ACTIVITY =>
All that is wanted is how many lines in the records below include the string "must".

DATA RECORDS =>

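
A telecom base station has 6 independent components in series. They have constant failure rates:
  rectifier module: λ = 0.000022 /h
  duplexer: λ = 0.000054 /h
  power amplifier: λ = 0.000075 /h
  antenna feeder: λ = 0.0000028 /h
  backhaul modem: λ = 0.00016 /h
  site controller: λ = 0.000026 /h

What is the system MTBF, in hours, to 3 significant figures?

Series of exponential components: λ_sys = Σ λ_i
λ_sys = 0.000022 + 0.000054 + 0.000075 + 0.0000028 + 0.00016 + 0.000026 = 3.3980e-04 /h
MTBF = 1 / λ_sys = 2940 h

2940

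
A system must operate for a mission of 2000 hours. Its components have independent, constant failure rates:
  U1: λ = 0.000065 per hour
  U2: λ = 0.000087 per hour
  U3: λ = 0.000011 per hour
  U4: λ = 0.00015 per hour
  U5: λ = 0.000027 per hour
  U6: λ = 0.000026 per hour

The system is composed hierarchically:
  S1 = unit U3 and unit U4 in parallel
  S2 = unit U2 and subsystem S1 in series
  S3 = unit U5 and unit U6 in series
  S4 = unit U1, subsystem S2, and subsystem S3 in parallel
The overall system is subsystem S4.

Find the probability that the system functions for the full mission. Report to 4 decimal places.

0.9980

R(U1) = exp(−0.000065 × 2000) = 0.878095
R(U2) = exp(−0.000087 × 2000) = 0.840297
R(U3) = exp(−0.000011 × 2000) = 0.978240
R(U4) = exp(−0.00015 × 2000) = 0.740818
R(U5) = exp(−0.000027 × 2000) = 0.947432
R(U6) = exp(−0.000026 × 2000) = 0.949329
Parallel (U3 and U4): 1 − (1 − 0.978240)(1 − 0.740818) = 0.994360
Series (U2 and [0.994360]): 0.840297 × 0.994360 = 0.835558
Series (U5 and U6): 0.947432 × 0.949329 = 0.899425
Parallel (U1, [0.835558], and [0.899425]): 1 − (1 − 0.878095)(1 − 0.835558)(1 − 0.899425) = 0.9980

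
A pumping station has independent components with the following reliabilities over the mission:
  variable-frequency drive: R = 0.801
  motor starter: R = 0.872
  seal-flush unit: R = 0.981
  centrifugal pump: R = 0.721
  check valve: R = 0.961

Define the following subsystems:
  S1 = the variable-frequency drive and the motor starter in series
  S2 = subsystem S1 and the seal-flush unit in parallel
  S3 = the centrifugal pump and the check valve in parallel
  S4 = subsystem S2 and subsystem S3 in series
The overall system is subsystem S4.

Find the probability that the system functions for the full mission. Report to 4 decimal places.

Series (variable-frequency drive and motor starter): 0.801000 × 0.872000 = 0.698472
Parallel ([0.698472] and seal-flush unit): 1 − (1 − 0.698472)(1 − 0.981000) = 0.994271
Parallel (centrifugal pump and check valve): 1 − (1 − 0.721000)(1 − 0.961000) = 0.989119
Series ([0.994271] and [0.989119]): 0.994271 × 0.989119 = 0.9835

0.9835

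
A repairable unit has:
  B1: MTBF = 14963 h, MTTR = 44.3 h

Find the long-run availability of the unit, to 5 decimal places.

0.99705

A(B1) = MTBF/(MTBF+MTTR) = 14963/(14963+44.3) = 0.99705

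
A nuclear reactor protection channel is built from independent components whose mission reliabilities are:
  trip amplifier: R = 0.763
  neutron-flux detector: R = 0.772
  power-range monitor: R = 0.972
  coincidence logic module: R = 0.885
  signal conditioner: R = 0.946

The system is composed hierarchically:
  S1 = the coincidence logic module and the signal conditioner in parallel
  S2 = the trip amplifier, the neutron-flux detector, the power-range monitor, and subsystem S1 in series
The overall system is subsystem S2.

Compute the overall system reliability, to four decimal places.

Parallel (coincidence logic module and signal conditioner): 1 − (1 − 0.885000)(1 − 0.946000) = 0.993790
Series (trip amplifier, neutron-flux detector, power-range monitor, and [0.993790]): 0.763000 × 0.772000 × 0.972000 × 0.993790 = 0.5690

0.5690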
--
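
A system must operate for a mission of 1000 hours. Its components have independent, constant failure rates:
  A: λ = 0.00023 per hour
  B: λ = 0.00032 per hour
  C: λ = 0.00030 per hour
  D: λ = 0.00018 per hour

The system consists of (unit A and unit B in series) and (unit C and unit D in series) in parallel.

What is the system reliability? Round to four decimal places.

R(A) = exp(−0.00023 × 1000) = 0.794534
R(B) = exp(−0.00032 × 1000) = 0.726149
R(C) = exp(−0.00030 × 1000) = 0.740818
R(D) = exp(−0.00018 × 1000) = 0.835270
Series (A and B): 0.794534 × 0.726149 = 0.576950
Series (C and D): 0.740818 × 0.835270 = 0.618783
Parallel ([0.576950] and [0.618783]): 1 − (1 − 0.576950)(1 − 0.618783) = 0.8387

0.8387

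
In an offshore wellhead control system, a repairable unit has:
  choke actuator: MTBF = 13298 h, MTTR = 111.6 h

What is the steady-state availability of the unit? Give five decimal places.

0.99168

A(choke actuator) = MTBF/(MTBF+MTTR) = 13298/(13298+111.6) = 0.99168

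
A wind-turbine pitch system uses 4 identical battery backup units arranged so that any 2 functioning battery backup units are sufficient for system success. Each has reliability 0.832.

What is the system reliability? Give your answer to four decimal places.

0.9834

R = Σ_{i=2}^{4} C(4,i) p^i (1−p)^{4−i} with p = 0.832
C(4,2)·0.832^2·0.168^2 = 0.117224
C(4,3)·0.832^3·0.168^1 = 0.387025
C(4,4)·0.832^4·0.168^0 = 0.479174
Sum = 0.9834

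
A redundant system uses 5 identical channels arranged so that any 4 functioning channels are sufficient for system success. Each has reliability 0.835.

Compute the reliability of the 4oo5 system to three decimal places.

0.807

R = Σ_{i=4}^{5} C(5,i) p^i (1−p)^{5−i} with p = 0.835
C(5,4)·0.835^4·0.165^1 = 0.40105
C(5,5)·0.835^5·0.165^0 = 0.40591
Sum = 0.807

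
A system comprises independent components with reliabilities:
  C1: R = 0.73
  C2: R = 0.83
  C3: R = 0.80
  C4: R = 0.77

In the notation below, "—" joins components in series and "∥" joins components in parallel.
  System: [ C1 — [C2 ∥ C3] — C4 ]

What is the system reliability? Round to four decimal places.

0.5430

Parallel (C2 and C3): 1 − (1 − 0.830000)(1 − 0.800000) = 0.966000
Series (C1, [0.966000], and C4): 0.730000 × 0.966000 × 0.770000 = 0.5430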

YOUR RESPONSE =>
2